INPUT MATERIAL -
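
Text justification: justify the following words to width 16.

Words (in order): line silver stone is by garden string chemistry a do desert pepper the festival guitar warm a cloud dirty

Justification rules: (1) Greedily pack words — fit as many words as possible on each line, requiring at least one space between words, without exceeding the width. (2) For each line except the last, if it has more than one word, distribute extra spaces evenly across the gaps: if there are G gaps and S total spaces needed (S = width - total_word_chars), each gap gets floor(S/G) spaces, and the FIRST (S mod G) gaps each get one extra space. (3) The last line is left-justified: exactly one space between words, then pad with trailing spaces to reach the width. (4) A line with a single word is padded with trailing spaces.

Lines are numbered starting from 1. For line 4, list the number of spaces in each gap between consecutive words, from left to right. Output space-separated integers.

Answer: 2 2

Derivation:
Line 1: ['line', 'silver'] (min_width=11, slack=5)
Line 2: ['stone', 'is', 'by'] (min_width=11, slack=5)
Line 3: ['garden', 'string'] (min_width=13, slack=3)
Line 4: ['chemistry', 'a', 'do'] (min_width=14, slack=2)
Line 5: ['desert', 'pepper'] (min_width=13, slack=3)
Line 6: ['the', 'festival'] (min_width=12, slack=4)
Line 7: ['guitar', 'warm', 'a'] (min_width=13, slack=3)
Line 8: ['cloud', 'dirty'] (min_width=11, slack=5)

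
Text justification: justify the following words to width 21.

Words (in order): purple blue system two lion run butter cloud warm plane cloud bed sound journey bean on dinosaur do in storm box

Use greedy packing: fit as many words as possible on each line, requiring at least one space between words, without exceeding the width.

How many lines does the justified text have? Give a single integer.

Answer: 7

Derivation:
Line 1: ['purple', 'blue', 'system'] (min_width=18, slack=3)
Line 2: ['two', 'lion', 'run', 'butter'] (min_width=19, slack=2)
Line 3: ['cloud', 'warm', 'plane'] (min_width=16, slack=5)
Line 4: ['cloud', 'bed', 'sound'] (min_width=15, slack=6)
Line 5: ['journey', 'bean', 'on'] (min_width=15, slack=6)
Line 6: ['dinosaur', 'do', 'in', 'storm'] (min_width=20, slack=1)
Line 7: ['box'] (min_width=3, slack=18)
Total lines: 7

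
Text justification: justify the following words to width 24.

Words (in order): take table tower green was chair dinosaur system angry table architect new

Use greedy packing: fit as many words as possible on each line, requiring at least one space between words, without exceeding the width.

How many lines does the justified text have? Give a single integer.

Answer: 4

Derivation:
Line 1: ['take', 'table', 'tower', 'green'] (min_width=22, slack=2)
Line 2: ['was', 'chair', 'dinosaur'] (min_width=18, slack=6)
Line 3: ['system', 'angry', 'table'] (min_width=18, slack=6)
Line 4: ['architect', 'new'] (min_width=13, slack=11)
Total lines: 4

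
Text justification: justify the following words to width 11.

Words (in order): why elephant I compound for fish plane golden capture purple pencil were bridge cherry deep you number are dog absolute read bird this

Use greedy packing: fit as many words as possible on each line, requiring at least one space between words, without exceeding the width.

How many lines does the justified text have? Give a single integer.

Answer: 16

Derivation:
Line 1: ['why'] (min_width=3, slack=8)
Line 2: ['elephant', 'I'] (min_width=10, slack=1)
Line 3: ['compound'] (min_width=8, slack=3)
Line 4: ['for', 'fish'] (min_width=8, slack=3)
Line 5: ['plane'] (min_width=5, slack=6)
Line 6: ['golden'] (min_width=6, slack=5)
Line 7: ['capture'] (min_width=7, slack=4)
Line 8: ['purple'] (min_width=6, slack=5)
Line 9: ['pencil', 'were'] (min_width=11, slack=0)
Line 10: ['bridge'] (min_width=6, slack=5)
Line 11: ['cherry', 'deep'] (min_width=11, slack=0)
Line 12: ['you', 'number'] (min_width=10, slack=1)
Line 13: ['are', 'dog'] (min_width=7, slack=4)
Line 14: ['absolute'] (min_width=8, slack=3)
Line 15: ['read', 'bird'] (min_width=9, slack=2)
Line 16: ['this'] (min_width=4, slack=7)
Total lines: 16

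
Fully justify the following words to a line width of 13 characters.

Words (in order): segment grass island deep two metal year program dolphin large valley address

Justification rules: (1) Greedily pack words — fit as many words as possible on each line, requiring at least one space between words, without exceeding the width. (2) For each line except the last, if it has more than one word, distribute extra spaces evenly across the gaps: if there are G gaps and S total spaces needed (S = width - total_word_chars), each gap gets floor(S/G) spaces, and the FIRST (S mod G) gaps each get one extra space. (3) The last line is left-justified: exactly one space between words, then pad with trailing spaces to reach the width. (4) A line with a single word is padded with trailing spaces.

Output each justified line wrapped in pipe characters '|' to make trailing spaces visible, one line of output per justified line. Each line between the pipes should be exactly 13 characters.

Line 1: ['segment', 'grass'] (min_width=13, slack=0)
Line 2: ['island', 'deep'] (min_width=11, slack=2)
Line 3: ['two', 'metal'] (min_width=9, slack=4)
Line 4: ['year', 'program'] (min_width=12, slack=1)
Line 5: ['dolphin', 'large'] (min_width=13, slack=0)
Line 6: ['valley'] (min_width=6, slack=7)
Line 7: ['address'] (min_width=7, slack=6)

Answer: |segment grass|
|island   deep|
|two     metal|
|year  program|
|dolphin large|
|valley       |
|address      |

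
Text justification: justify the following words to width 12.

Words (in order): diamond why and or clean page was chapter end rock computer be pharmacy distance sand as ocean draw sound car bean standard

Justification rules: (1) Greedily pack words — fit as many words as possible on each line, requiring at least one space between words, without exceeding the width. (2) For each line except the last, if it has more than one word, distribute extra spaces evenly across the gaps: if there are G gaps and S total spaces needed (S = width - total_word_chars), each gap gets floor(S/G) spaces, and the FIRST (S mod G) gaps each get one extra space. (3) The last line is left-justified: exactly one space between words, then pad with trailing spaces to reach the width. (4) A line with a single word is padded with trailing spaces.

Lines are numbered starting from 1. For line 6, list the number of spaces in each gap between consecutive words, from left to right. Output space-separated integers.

Line 1: ['diamond', 'why'] (min_width=11, slack=1)
Line 2: ['and', 'or', 'clean'] (min_width=12, slack=0)
Line 3: ['page', 'was'] (min_width=8, slack=4)
Line 4: ['chapter', 'end'] (min_width=11, slack=1)
Line 5: ['rock'] (min_width=4, slack=8)
Line 6: ['computer', 'be'] (min_width=11, slack=1)
Line 7: ['pharmacy'] (min_width=8, slack=4)
Line 8: ['distance'] (min_width=8, slack=4)
Line 9: ['sand', 'as'] (min_width=7, slack=5)
Line 10: ['ocean', 'draw'] (min_width=10, slack=2)
Line 11: ['sound', 'car'] (min_width=9, slack=3)
Line 12: ['bean'] (min_width=4, slack=8)
Line 13: ['standard'] (min_width=8, slack=4)

Answer: 2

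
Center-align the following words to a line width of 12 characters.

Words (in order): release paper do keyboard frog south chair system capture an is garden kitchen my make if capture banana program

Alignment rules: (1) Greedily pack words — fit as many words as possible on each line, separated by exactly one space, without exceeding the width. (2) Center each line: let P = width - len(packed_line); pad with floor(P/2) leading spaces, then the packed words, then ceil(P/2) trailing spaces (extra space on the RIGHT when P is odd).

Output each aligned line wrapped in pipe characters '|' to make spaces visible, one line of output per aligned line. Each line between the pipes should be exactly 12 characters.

Line 1: ['release'] (min_width=7, slack=5)
Line 2: ['paper', 'do'] (min_width=8, slack=4)
Line 3: ['keyboard'] (min_width=8, slack=4)
Line 4: ['frog', 'south'] (min_width=10, slack=2)
Line 5: ['chair', 'system'] (min_width=12, slack=0)
Line 6: ['capture', 'an'] (min_width=10, slack=2)
Line 7: ['is', 'garden'] (min_width=9, slack=3)
Line 8: ['kitchen', 'my'] (min_width=10, slack=2)
Line 9: ['make', 'if'] (min_width=7, slack=5)
Line 10: ['capture'] (min_width=7, slack=5)
Line 11: ['banana'] (min_width=6, slack=6)
Line 12: ['program'] (min_width=7, slack=5)

Answer: |  release   |
|  paper do  |
|  keyboard  |
| frog south |
|chair system|
| capture an |
| is garden  |
| kitchen my |
|  make if   |
|  capture   |
|   banana   |
|  program   |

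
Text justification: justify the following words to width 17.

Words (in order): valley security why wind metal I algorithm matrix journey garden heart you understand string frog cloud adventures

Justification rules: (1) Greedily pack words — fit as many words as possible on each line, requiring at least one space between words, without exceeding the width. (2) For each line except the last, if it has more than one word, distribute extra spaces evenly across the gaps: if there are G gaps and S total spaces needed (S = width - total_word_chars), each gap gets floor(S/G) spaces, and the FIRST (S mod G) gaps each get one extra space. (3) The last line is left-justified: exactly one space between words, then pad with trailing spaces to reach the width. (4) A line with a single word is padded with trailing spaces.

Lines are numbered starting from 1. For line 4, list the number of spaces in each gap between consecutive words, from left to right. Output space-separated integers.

Answer: 4

Derivation:
Line 1: ['valley', 'security'] (min_width=15, slack=2)
Line 2: ['why', 'wind', 'metal', 'I'] (min_width=16, slack=1)
Line 3: ['algorithm', 'matrix'] (min_width=16, slack=1)
Line 4: ['journey', 'garden'] (min_width=14, slack=3)
Line 5: ['heart', 'you'] (min_width=9, slack=8)
Line 6: ['understand', 'string'] (min_width=17, slack=0)
Line 7: ['frog', 'cloud'] (min_width=10, slack=7)
Line 8: ['adventures'] (min_width=10, slack=7)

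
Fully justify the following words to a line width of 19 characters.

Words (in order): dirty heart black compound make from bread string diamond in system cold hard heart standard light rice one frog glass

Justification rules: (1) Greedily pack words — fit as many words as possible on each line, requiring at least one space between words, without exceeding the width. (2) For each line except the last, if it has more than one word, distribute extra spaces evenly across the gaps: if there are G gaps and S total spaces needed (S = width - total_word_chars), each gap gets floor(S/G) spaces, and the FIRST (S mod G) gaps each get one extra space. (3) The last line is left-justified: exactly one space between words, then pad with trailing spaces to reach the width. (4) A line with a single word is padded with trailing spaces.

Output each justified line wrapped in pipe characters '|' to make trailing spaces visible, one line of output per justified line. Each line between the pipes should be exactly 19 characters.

Line 1: ['dirty', 'heart', 'black'] (min_width=17, slack=2)
Line 2: ['compound', 'make', 'from'] (min_width=18, slack=1)
Line 3: ['bread', 'string'] (min_width=12, slack=7)
Line 4: ['diamond', 'in', 'system'] (min_width=17, slack=2)
Line 5: ['cold', 'hard', 'heart'] (min_width=15, slack=4)
Line 6: ['standard', 'light', 'rice'] (min_width=19, slack=0)
Line 7: ['one', 'frog', 'glass'] (min_width=14, slack=5)

Answer: |dirty  heart  black|
|compound  make from|
|bread        string|
|diamond  in  system|
|cold   hard   heart|
|standard light rice|
|one frog glass     |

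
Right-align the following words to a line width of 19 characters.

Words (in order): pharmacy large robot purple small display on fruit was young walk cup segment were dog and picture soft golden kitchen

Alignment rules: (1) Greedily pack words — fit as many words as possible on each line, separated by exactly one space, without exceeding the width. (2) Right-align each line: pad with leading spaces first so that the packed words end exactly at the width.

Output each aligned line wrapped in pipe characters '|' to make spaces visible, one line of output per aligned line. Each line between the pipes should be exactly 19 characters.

Answer: |     pharmacy large|
| robot purple small|
|   display on fruit|
| was young walk cup|
|   segment were dog|
|   and picture soft|
|     golden kitchen|

Derivation:
Line 1: ['pharmacy', 'large'] (min_width=14, slack=5)
Line 2: ['robot', 'purple', 'small'] (min_width=18, slack=1)
Line 3: ['display', 'on', 'fruit'] (min_width=16, slack=3)
Line 4: ['was', 'young', 'walk', 'cup'] (min_width=18, slack=1)
Line 5: ['segment', 'were', 'dog'] (min_width=16, slack=3)
Line 6: ['and', 'picture', 'soft'] (min_width=16, slack=3)
Line 7: ['golden', 'kitchen'] (min_width=14, slack=5)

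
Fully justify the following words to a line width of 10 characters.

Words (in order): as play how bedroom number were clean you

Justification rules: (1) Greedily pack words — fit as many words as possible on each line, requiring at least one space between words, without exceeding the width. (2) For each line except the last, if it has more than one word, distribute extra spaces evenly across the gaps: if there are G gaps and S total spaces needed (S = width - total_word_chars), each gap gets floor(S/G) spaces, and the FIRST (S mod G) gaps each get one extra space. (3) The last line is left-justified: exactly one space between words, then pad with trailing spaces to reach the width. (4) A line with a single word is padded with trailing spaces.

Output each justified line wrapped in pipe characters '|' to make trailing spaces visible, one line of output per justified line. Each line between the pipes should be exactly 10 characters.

Line 1: ['as', 'play'] (min_width=7, slack=3)
Line 2: ['how'] (min_width=3, slack=7)
Line 3: ['bedroom'] (min_width=7, slack=3)
Line 4: ['number'] (min_width=6, slack=4)
Line 5: ['were', 'clean'] (min_width=10, slack=0)
Line 6: ['you'] (min_width=3, slack=7)

Answer: |as    play|
|how       |
|bedroom   |
|number    |
|were clean|
|you       |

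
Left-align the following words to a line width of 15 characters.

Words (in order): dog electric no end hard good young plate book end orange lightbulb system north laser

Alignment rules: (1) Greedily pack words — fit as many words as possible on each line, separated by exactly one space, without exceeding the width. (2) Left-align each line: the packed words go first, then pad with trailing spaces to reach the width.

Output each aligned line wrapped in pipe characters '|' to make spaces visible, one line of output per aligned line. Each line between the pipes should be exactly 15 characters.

Line 1: ['dog', 'electric', 'no'] (min_width=15, slack=0)
Line 2: ['end', 'hard', 'good'] (min_width=13, slack=2)
Line 3: ['young', 'plate'] (min_width=11, slack=4)
Line 4: ['book', 'end', 'orange'] (min_width=15, slack=0)
Line 5: ['lightbulb'] (min_width=9, slack=6)
Line 6: ['system', 'north'] (min_width=12, slack=3)
Line 7: ['laser'] (min_width=5, slack=10)

Answer: |dog electric no|
|end hard good  |
|young plate    |
|book end orange|
|lightbulb      |
|system north   |
|laser          |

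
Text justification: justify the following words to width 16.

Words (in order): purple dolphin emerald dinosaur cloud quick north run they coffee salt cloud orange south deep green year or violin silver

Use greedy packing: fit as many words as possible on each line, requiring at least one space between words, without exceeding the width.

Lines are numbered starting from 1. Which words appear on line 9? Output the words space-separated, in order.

Answer: silver

Derivation:
Line 1: ['purple', 'dolphin'] (min_width=14, slack=2)
Line 2: ['emerald', 'dinosaur'] (min_width=16, slack=0)
Line 3: ['cloud', 'quick'] (min_width=11, slack=5)
Line 4: ['north', 'run', 'they'] (min_width=14, slack=2)
Line 5: ['coffee', 'salt'] (min_width=11, slack=5)
Line 6: ['cloud', 'orange'] (min_width=12, slack=4)
Line 7: ['south', 'deep', 'green'] (min_width=16, slack=0)
Line 8: ['year', 'or', 'violin'] (min_width=14, slack=2)
Line 9: ['silver'] (min_width=6, slack=10)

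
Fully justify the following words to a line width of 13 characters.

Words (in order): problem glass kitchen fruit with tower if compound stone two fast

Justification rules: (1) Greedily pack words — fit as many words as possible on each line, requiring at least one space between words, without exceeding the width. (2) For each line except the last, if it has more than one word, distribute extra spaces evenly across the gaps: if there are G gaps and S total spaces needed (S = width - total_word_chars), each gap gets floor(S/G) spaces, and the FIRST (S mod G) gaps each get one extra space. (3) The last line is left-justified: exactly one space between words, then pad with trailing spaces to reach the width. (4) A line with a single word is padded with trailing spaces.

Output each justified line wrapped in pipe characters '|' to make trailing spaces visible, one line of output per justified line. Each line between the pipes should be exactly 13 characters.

Line 1: ['problem', 'glass'] (min_width=13, slack=0)
Line 2: ['kitchen', 'fruit'] (min_width=13, slack=0)
Line 3: ['with', 'tower', 'if'] (min_width=13, slack=0)
Line 4: ['compound'] (min_width=8, slack=5)
Line 5: ['stone', 'two'] (min_width=9, slack=4)
Line 6: ['fast'] (min_width=4, slack=9)

Answer: |problem glass|
|kitchen fruit|
|with tower if|
|compound     |
|stone     two|
|fast         |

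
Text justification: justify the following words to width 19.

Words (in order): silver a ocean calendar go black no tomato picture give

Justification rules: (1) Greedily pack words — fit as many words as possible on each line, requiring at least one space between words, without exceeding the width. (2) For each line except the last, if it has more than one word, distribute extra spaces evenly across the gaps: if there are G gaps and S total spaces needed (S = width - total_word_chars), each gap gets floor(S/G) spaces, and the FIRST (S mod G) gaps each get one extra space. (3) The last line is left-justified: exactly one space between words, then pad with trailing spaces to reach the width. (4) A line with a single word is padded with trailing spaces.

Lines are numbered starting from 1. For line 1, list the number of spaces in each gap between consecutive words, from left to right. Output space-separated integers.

Answer: 4 3

Derivation:
Line 1: ['silver', 'a', 'ocean'] (min_width=14, slack=5)
Line 2: ['calendar', 'go', 'black'] (min_width=17, slack=2)
Line 3: ['no', 'tomato', 'picture'] (min_width=17, slack=2)
Line 4: ['give'] (min_width=4, slack=15)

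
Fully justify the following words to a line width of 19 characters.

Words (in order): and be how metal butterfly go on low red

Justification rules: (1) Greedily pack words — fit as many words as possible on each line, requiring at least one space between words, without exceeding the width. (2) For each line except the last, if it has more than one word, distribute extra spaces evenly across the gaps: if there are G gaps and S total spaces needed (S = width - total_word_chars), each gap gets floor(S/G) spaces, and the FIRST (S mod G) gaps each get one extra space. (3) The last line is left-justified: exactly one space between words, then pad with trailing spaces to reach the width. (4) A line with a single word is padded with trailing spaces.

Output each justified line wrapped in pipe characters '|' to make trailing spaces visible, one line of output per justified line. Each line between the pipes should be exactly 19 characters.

Line 1: ['and', 'be', 'how', 'metal'] (min_width=16, slack=3)
Line 2: ['butterfly', 'go', 'on', 'low'] (min_width=19, slack=0)
Line 3: ['red'] (min_width=3, slack=16)

Answer: |and  be  how  metal|
|butterfly go on low|
|red                |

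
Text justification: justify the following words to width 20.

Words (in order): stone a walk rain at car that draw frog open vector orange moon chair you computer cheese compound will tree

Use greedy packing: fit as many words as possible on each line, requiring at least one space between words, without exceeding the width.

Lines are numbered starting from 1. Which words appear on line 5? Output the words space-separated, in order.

Answer: computer cheese

Derivation:
Line 1: ['stone', 'a', 'walk', 'rain', 'at'] (min_width=20, slack=0)
Line 2: ['car', 'that', 'draw', 'frog'] (min_width=18, slack=2)
Line 3: ['open', 'vector', 'orange'] (min_width=18, slack=2)
Line 4: ['moon', 'chair', 'you'] (min_width=14, slack=6)
Line 5: ['computer', 'cheese'] (min_width=15, slack=5)
Line 6: ['compound', 'will', 'tree'] (min_width=18, slack=2)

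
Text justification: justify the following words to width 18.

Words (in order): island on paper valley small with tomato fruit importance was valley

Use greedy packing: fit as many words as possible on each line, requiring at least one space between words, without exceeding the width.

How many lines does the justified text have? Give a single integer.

Line 1: ['island', 'on', 'paper'] (min_width=15, slack=3)
Line 2: ['valley', 'small', 'with'] (min_width=17, slack=1)
Line 3: ['tomato', 'fruit'] (min_width=12, slack=6)
Line 4: ['importance', 'was'] (min_width=14, slack=4)
Line 5: ['valley'] (min_width=6, slack=12)
Total lines: 5

Answer: 5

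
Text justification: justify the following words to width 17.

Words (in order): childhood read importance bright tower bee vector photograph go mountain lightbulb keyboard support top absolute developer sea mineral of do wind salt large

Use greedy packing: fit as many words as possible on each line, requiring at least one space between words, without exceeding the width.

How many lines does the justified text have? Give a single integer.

Answer: 11

Derivation:
Line 1: ['childhood', 'read'] (min_width=14, slack=3)
Line 2: ['importance', 'bright'] (min_width=17, slack=0)
Line 3: ['tower', 'bee', 'vector'] (min_width=16, slack=1)
Line 4: ['photograph', 'go'] (min_width=13, slack=4)
Line 5: ['mountain'] (min_width=8, slack=9)
Line 6: ['lightbulb'] (min_width=9, slack=8)
Line 7: ['keyboard', 'support'] (min_width=16, slack=1)
Line 8: ['top', 'absolute'] (min_width=12, slack=5)
Line 9: ['developer', 'sea'] (min_width=13, slack=4)
Line 10: ['mineral', 'of', 'do'] (min_width=13, slack=4)
Line 11: ['wind', 'salt', 'large'] (min_width=15, slack=2)
Total lines: 11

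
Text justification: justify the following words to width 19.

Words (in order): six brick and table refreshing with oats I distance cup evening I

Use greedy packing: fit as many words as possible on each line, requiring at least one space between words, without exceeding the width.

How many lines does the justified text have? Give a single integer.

Answer: 4

Derivation:
Line 1: ['six', 'brick', 'and', 'table'] (min_width=19, slack=0)
Line 2: ['refreshing', 'with'] (min_width=15, slack=4)
Line 3: ['oats', 'I', 'distance', 'cup'] (min_width=19, slack=0)
Line 4: ['evening', 'I'] (min_width=9, slack=10)
Total lines: 4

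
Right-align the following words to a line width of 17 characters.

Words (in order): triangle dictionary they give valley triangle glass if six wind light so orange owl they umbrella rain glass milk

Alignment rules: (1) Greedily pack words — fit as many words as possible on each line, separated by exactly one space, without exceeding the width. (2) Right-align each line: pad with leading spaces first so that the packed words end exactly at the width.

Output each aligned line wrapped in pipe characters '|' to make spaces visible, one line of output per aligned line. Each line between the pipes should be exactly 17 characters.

Answer: |         triangle|
|  dictionary they|
|      give valley|
|triangle glass if|
|six wind light so|
|  orange owl they|
|    umbrella rain|
|       glass milk|

Derivation:
Line 1: ['triangle'] (min_width=8, slack=9)
Line 2: ['dictionary', 'they'] (min_width=15, slack=2)
Line 3: ['give', 'valley'] (min_width=11, slack=6)
Line 4: ['triangle', 'glass', 'if'] (min_width=17, slack=0)
Line 5: ['six', 'wind', 'light', 'so'] (min_width=17, slack=0)
Line 6: ['orange', 'owl', 'they'] (min_width=15, slack=2)
Line 7: ['umbrella', 'rain'] (min_width=13, slack=4)
Line 8: ['glass', 'milk'] (min_width=10, slack=7)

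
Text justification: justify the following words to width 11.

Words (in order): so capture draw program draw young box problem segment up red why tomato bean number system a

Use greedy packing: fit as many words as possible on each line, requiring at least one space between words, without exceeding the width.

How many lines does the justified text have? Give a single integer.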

PROBLEM DETAILS -
Take the lines from the first line of the records through the line holding "Words (in order): line", both included, and please reproduce them exactly with nothing added.

SOLUTION TO THIS EXERCISE -
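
Text justification: justify the following words to width 16.

Words (in order): line silver stone is by garden string chemistry a do desert pepper the festival guitar warm a cloud dirty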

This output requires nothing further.